# [Problem]
Copy the records below exactly. Include all of them.
___ Given records ___
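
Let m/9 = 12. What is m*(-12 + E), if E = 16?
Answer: 432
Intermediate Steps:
m = 108 (m = 9*12 = 108)
m*(-12 + E) = 108*(-12 + 16) = 108*4 = 432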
___
# [Result of this exercise]
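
Let m/9 = 12. What is m*(-12 + E), if E = 16?
Answer: 432
Intermediate Steps:
m = 108 (m = 9*12 = 108)
m*(-12 + E) = 108*(-12 + 16) = 108*4 = 432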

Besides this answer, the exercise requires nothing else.